(WHAT IS REQUIRED):
Each line from the material with the word "component" in it must be copied.

☆ ☆ ☆ ☆ ☆ ☆ ☆

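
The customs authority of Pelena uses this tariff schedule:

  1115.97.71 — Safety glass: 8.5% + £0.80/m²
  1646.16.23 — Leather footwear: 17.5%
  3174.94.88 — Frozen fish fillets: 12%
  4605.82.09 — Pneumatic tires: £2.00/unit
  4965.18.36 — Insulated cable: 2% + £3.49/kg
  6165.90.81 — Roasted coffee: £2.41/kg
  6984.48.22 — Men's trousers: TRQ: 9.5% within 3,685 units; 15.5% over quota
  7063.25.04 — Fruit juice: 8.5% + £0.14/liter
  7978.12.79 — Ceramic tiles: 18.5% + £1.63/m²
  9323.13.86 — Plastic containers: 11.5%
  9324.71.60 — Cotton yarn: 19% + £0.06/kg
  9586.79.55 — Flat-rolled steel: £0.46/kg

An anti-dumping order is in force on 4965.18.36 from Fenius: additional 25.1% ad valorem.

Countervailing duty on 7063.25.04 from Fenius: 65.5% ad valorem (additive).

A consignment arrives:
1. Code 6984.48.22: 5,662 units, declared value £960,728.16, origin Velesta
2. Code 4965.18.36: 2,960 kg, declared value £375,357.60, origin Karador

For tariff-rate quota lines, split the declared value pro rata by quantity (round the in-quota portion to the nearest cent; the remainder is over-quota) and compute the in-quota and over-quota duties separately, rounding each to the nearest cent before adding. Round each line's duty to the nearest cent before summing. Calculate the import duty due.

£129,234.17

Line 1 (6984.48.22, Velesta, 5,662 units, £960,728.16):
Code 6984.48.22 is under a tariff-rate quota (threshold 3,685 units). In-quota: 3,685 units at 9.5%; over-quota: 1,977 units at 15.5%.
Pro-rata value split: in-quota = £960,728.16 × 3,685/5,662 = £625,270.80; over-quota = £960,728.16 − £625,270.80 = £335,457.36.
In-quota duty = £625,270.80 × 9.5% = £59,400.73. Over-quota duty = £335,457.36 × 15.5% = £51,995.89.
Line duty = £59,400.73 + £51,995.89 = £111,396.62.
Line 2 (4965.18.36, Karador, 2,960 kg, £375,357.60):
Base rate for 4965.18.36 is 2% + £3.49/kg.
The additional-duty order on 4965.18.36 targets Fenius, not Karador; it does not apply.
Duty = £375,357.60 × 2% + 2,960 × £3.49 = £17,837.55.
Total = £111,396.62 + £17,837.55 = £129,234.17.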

☆ ☆ ☆ ☆ ☆ ☆ ☆

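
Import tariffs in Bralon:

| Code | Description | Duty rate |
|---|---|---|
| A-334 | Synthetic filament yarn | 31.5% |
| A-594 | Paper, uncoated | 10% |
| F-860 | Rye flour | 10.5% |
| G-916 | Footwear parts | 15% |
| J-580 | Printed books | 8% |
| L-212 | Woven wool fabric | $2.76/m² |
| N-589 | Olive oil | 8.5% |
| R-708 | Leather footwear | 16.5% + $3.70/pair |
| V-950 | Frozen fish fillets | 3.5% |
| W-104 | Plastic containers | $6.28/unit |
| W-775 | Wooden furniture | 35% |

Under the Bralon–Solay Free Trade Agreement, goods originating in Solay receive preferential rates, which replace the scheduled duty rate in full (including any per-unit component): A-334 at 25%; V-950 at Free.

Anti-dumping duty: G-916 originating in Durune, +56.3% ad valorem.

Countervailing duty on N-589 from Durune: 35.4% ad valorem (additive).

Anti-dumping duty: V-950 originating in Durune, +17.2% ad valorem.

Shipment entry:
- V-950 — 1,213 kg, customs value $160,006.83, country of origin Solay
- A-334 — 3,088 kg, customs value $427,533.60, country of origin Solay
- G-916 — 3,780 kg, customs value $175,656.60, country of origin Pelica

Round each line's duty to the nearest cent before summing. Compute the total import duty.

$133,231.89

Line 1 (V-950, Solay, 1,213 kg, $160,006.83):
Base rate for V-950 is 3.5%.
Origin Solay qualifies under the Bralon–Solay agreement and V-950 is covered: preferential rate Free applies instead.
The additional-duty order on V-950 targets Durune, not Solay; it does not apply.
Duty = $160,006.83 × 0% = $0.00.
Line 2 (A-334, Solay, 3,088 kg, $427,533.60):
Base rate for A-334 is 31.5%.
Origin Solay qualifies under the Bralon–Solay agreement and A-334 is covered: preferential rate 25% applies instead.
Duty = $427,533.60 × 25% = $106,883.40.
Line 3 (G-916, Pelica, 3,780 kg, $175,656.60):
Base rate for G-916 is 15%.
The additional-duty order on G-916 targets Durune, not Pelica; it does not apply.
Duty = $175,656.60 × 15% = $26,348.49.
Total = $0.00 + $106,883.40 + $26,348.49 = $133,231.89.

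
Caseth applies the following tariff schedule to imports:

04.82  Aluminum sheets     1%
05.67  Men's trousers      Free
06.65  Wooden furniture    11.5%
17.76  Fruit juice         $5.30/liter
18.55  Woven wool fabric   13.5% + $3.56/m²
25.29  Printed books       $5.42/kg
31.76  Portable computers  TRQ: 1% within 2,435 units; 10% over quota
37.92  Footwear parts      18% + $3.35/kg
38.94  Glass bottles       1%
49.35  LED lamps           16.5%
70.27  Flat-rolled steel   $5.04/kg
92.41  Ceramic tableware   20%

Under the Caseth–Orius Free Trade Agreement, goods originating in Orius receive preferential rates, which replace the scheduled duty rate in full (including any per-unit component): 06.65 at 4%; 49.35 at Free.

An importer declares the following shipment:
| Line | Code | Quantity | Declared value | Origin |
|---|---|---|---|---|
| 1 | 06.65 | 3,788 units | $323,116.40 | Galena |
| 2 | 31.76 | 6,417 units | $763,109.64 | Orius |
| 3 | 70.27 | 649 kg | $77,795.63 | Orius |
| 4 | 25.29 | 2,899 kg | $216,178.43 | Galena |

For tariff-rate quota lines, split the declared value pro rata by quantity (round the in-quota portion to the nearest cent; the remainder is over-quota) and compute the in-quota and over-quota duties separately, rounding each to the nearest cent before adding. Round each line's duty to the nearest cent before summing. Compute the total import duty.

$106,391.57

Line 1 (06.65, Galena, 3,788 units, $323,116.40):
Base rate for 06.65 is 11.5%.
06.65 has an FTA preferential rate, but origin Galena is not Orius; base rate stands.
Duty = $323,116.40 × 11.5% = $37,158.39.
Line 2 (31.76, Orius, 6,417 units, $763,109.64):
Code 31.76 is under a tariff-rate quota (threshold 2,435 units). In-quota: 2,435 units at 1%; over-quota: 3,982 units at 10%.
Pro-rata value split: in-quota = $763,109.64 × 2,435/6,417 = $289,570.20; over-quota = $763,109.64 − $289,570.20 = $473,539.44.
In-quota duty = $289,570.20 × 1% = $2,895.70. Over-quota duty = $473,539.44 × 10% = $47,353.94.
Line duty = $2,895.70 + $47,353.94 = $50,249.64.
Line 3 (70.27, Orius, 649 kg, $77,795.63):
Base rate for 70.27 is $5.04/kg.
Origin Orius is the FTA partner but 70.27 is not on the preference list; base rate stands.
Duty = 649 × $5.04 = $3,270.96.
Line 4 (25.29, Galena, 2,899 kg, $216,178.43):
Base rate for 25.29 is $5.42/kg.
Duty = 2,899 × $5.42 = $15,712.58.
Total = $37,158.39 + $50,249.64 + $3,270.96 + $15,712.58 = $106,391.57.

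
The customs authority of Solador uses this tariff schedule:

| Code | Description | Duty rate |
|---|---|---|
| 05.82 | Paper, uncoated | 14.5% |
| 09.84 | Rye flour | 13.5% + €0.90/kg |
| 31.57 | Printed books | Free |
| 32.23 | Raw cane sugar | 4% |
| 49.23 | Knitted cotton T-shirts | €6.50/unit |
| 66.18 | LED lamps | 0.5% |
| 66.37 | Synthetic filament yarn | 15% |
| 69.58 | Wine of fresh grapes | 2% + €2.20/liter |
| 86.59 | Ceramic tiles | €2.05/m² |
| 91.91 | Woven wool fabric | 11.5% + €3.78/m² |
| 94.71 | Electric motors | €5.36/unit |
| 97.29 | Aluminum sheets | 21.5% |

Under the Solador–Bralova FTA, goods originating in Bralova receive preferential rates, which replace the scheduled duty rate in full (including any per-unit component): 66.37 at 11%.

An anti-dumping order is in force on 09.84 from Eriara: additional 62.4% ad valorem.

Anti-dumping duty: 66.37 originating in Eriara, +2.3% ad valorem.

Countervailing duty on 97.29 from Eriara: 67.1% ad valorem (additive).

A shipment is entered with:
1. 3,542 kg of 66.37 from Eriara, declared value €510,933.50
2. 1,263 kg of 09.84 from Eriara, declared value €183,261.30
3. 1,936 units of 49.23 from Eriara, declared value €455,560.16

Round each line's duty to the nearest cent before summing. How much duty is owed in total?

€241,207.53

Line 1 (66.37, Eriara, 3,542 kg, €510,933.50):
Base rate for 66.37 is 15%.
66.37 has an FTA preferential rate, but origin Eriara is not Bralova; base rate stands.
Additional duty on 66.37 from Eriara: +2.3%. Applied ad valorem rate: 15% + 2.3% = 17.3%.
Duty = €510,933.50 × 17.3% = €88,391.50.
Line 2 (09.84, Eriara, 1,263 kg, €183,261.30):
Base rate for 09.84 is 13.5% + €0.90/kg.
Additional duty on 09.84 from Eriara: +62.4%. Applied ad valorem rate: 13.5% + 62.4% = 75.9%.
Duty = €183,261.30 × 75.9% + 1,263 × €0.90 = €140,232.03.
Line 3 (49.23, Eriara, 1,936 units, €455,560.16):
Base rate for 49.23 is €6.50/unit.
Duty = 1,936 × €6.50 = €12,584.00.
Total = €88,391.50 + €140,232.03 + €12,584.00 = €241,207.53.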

☆ ☆ ☆ ☆ ☆ ☆ ☆

(OUTPUT FOR THIS EXERCISE):
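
Under the Bralon–Solay Free Trade Agreement, goods originating in Solay receive preferential rates, which replace the scheduled duty rate in full (including any per-unit component): A-334 at 25%; V-950 at Free.
Under the Caseth–Orius Free Trade Agreement, goods originating in Orius receive preferential rates, which replace the scheduled duty rate in full (including any per-unit component): 06.65 at 4%; 49.35 at Free.
Under the Solador–Bralova FTA, goods originating in Bralova receive preferential rates, which replace the scheduled duty rate in full (including any per-unit component): 66.37 at 11%.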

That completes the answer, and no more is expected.